> _What needs to be done_:
Would you set down all of the entries below exactly as they stand?

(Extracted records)

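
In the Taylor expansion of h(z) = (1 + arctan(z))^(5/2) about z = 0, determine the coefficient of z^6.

3089/3072

Plug the Maclaurin series of the inner function into that of the outer and collect terms.
h(0) = 1
h′(0) = 5/2
h′′(0) = 15/4
h′′′(0) = -25/8
h^(4)(0) = -495/16
h^(5)(0) = 765/32
h^(6)(0) = 46335/64
So c_6 = h^(6)(0)/6! = 3089/3072.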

> _Your solution_:
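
In the Taylor expansion of h(z) = (1 + arctan(z))^(5/2) about z = 0, determine the coefficient of z^6.

3089/3072

Plug the Maclaurin series of the inner function into that of the outer and collect terms.
h(0) = 1
h′(0) = 5/2
h′′(0) = 15/4
h′′′(0) = -25/8
h^(4)(0) = -495/16
h^(5)(0) = 765/32
h^(6)(0) = 46335/64
So c_6 = h^(6)(0)/6! = 3089/3072.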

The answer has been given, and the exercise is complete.